Dataset entries:

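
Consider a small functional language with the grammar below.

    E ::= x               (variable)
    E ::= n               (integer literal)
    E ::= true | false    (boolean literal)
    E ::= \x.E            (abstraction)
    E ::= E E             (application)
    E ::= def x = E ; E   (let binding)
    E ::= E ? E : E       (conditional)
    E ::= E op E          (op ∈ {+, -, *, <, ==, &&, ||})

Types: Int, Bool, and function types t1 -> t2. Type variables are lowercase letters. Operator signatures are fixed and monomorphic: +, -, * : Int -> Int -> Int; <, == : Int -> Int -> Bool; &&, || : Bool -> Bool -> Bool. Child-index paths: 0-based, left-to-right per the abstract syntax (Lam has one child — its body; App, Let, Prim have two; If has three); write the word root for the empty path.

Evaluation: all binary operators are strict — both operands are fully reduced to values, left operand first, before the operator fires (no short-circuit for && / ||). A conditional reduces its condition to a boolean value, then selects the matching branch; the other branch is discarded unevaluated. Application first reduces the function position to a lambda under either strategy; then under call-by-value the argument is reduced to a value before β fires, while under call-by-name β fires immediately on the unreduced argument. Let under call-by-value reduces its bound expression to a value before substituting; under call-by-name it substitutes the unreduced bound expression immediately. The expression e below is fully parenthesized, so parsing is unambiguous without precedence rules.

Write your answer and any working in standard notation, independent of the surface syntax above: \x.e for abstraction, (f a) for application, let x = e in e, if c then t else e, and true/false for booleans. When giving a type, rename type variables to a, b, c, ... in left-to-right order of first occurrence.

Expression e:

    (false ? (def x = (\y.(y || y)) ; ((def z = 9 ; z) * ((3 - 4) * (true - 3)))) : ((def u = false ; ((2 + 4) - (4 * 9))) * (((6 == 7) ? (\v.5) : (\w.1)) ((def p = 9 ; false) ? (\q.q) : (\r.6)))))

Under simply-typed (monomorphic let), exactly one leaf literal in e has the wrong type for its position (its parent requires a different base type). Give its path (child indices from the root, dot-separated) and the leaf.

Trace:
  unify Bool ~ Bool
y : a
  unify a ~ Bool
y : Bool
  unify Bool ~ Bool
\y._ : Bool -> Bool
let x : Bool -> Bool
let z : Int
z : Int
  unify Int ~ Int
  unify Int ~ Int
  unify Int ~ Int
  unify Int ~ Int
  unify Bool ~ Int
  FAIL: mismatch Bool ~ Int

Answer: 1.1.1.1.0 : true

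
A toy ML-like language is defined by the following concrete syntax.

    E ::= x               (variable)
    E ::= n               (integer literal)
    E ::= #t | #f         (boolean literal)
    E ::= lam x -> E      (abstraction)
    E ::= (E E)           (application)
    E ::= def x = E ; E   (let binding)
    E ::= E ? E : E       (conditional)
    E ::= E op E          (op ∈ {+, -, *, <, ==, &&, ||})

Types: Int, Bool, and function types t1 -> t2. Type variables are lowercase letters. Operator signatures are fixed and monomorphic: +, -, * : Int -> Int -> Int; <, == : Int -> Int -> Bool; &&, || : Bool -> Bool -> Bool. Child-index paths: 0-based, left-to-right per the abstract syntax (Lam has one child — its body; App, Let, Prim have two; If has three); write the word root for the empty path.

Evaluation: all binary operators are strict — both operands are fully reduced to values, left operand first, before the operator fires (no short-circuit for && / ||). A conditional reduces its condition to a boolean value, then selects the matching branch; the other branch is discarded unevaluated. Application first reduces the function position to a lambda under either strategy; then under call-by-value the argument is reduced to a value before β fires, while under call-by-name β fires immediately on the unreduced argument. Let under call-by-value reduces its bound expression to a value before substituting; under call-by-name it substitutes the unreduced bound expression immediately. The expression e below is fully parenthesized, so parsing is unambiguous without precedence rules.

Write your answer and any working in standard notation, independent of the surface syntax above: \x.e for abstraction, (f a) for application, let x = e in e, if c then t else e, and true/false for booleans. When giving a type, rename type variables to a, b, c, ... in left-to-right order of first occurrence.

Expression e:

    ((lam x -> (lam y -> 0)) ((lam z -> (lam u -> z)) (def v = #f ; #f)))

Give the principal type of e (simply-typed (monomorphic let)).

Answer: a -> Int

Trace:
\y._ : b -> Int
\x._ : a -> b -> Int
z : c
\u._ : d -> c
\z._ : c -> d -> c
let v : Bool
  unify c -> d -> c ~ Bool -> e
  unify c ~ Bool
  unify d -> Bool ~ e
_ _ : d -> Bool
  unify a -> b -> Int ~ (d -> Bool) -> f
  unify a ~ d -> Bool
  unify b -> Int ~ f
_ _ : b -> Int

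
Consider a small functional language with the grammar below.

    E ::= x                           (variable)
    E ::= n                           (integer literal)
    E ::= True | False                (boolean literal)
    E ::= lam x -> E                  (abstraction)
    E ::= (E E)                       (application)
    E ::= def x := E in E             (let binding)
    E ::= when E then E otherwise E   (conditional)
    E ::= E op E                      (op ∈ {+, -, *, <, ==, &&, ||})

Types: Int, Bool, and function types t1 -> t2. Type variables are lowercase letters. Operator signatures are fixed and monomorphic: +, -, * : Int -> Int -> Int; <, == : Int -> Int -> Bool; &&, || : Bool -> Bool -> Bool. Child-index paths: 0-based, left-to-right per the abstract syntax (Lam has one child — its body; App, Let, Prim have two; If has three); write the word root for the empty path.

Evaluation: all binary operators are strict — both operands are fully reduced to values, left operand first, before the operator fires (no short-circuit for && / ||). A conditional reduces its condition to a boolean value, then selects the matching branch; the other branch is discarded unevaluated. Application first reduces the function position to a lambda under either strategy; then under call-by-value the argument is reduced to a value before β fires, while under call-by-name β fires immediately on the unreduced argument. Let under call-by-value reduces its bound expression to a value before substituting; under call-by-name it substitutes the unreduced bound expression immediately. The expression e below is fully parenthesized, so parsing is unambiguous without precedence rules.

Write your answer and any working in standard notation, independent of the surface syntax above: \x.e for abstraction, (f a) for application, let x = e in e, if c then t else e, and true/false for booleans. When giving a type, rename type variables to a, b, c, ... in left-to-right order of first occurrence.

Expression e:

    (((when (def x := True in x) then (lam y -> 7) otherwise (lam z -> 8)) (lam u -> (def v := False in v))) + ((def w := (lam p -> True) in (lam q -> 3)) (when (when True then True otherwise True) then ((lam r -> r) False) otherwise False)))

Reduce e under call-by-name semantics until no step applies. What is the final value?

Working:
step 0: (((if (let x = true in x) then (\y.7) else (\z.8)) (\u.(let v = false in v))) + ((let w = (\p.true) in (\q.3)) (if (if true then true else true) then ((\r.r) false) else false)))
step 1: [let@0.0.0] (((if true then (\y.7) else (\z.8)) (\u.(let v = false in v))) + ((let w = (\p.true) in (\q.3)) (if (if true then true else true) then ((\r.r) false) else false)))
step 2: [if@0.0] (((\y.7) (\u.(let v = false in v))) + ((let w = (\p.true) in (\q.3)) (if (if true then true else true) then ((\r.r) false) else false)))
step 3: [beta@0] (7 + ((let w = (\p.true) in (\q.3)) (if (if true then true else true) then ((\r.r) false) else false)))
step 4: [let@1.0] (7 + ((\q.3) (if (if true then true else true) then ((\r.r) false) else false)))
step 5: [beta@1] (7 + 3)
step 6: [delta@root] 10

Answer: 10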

> **Task**
Each record is to be given again in full, exactly as it reads.

> **Answer to this task**
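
Consider a small functional language with the grammar below.

    E ::= x               (variable)
    E ::= n               (integer literal)
    E ::= true | false    (boolean literal)
    E ::= \x.E            (abstraction)
    E ::= E E             (application)
    E ::= def x = E ; E   (let binding)
    E ::= E ? E : E       (conditional)
    E ::= E op E          (op ∈ {+, -, *, <, ==, &&, ||})

Types: Int, Bool, and function types t1 -> t2. Type variables are lowercase letters. Operator signatures are fixed and monomorphic: +, -, * : Int -> Int -> Int; <, == : Int -> Int -> Bool; &&, || : Bool -> Bool -> Bool. Child-index paths: 0-based, left-to-right per the abstract syntax (Lam has one child — its body; App, Let, Prim have two; If has three); write the word root for the empty path.

Evaluation: all binary operators are strict — both operands are fully reduced to values, left operand first, before the operator fires (no short-circuit for && / ||). A conditional reduces its condition to a boolean value, then selects the matching branch; the other branch is discarded unevaluated. Application first reduces the function position to a lambda under either strategy; then under call-by-value the argument is reduced to a value before β fires, while under call-by-name β fires immediately on the unreduced argument. Let under call-by-value reduces its bound expression to a value before substituting; under call-by-name it substitutes the unreduced bound expression immediately. The expression e below is fully parenthesized, so parsing is unambiguous without precedence rules.

Write your answer and any working in standard notation, independent of the surface syntax above: \x.e for abstraction, (f a) for application, let x = e in e, if c then t else e, and true/false for booleans. When giving a type, rename type variables to a, b, c, ... in left-to-right order of first occurrence.

Expression e:

    (false ? (def x = (\y.(y || y)) ; ((def z = 9 ; z) * ((3 - 4) * (true - 3)))) : ((def u = false ; ((2 + 4) - (4 * 9))) * (((6 == 7) ? (\v.5) : (\w.1)) ((def p = 9 ; false) ? (\q.q) : (\r.6)))))

Under simply-typed (monomorphic let), exactly one leaf literal in e has the wrong type for its position (its parent requires a different base type). Give its path (child indices from the root, dot-separated) and the leaf.

Trace:
  unify Bool ~ Bool
y : a
  unify a ~ Bool
y : Bool
  unify Bool ~ Bool
\y._ : Bool -> Bool
let x : Bool -> Bool
let z : Int
z : Int
  unify Int ~ Int
  unify Int ~ Int
  unify Int ~ Int
  unify Int ~ Int
  unify Bool ~ Int
  FAIL: mismatch Bool ~ Int

Answer: 1.1.1.1.0 : true

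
A toy ML-like language is defined by the following concrete syntax.

    E ::= x               (variable)
    E ::= n               (integer literal)
    E ::= #t | #f         (boolean literal)
    E ::= lam x -> E      (abstraction)
    E ::= (E E)           (application)
    E ::= def x = E ; E   (let binding)
    E ::= E ? E : E       (conditional)
    E ::= E op E          (op ∈ {+, -, *, <, ==, &&, ||})

Types: Int, Bool, and function types t1 -> t2. Type variables are lowercase letters. Operator signatures are fixed and monomorphic: +, -, * : Int -> Int -> Int; <, == : Int -> Int -> Bool; &&, || : Bool -> Bool -> Bool. Child-index paths: 0-based, left-to-right per the abstract syntax (Lam has one child — its body; App, Let, Prim have two; If has three); write the word root for the empty path.

Evaluation: all binary operators are strict — both operands are fully reduced to values, left operand first, before the operator fires (no short-circuit for && / ||). A conditional reduces its condition to a boolean value, then selects the matching branch; the other branch is discarded unevaluated. Application first reduces the function position to a lambda under either strategy; then under call-by-value the argument is reduced to a value before β fires, while under call-by-name β fires immediately on the unreduced argument. Let under call-by-value reduces its bound expression to a value before substituting; under call-by-name it substitutes the unreduced bound expression immediately. The expression e below is fully parenthesized, so parsing is unambiguous without precedence rules.

Write your answer and any working in standard notation, independent of the surface syntax above: \x.e for abstraction, (f a) for application, let x = e in e, if c then t else e, and true/false for booleans. When giving a type, rename type variables to a, b, c, ... in left-to-right order of first occurrence.

Expression e:

    ((lam x -> (lam y -> 0)) ((lam z -> (lam u -> z)) (def v = #f ; #f)))

Give the principal type of e (simply-typed (monomorphic let)).

Answer: a -> Int

Trace:
\y._ : b -> Int
\x._ : a -> b -> Int
z : c
\u._ : d -> c
\z._ : c -> d -> c
let v : Bool
  unify c -> d -> c ~ Bool -> e
  unify c ~ Bool
  unify d -> Bool ~ e
_ _ : d -> Bool
  unify a -> b -> Int ~ (d -> Bool) -> f
  unify a ~ d -> Bool
  unify b -> Int ~ f
_ _ : b -> Int

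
Consider a small functional language with the grammar below.

    E ::= x                           (variable)
    E ::= n                           (integer literal)
    E ::= True | False                (boolean literal)
    E ::= lam x -> E                  (abstraction)
    E ::= (E E)                       (application)
    E ::= def x := E in E             (let binding)
    E ::= when E then E otherwise E   (conditional)
    E ::= E op E                      (op ∈ {+, -, *, <, ==, &&, ||})

Types: Int, Bool, and function types t1 -> t2. Type variables are lowercase letters. Operator signatures are fixed and monomorphic: +, -, * : Int -> Int -> Int; <, == : Int -> Int -> Bool; &&, || : Bool -> Bool -> Bool. Child-index paths: 0-based, left-to-right per the abstract syntax (Lam has one child — its body; App, Let, Prim have two; If has three); write the word root for the empty path.

Evaluation: all binary operators are strict — both operands are fully reduced to values, left operand first, before the operator fires (no short-circuit for && / ||). A conditional reduces its condition to a boolean value, then selects the matching branch; the other branch is discarded unevaluated. Application first reduces the function position to a lambda under either strategy; then under call-by-value the argument is reduced to a value before β fires, while under call-by-name β fires immediately on the unreduced argument. Let under call-by-value reduces its bound expression to a value before substituting; under call-by-name it substitutes the unreduced bound expression immediately. The expression e below is fully parenthesized, so parsing is unambiguous without precedence rules.

Write your answer and any working in standard notation, independent of the surface syntax above: \x.e for abstraction, (f a) for application, let x = e in e, if c then t else e, and true/false for booleans. When giving a type, rename type variables to a, b, c, ... in left-to-right order of first occurrence.

Expression e:

    (((when (def x := True in x) then (lam y -> 7) otherwise (lam z -> 8)) (lam u -> (def v := False in v))) + ((def w := (lam p -> True) in (lam q -> 3)) (when (when True then True otherwise True) then ((lam r -> r) False) otherwise False)))

Reduce e under call-by-name semantics until no step applies. What is the final value?

Working:
step 0: (((if (let x = true in x) then (\y.7) else (\z.8)) (\u.(let v = false in v))) + ((let w = (\p.true) in (\q.3)) (if (if true then true else true) then ((\r.r) false) else false)))
step 1: [let@0.0.0] (((if true then (\y.7) else (\z.8)) (\u.(let v = false in v))) + ((let w = (\p.true) in (\q.3)) (if (if true then true else true) then ((\r.r) false) else false)))
step 2: [if@0.0] (((\y.7) (\u.(let v = false in v))) + ((let w = (\p.true) in (\q.3)) (if (if true then true else true) then ((\r.r) false) else false)))
step 3: [beta@0] (7 + ((let w = (\p.true) in (\q.3)) (if (if true then true else true) then ((\r.r) false) else false)))
step 4: [let@1.0] (7 + ((\q.3) (if (if true then true else true) then ((\r.r) false) else false)))
step 5: [beta@1] (7 + 3)
step 6: [delta@root] 10

Answer: 10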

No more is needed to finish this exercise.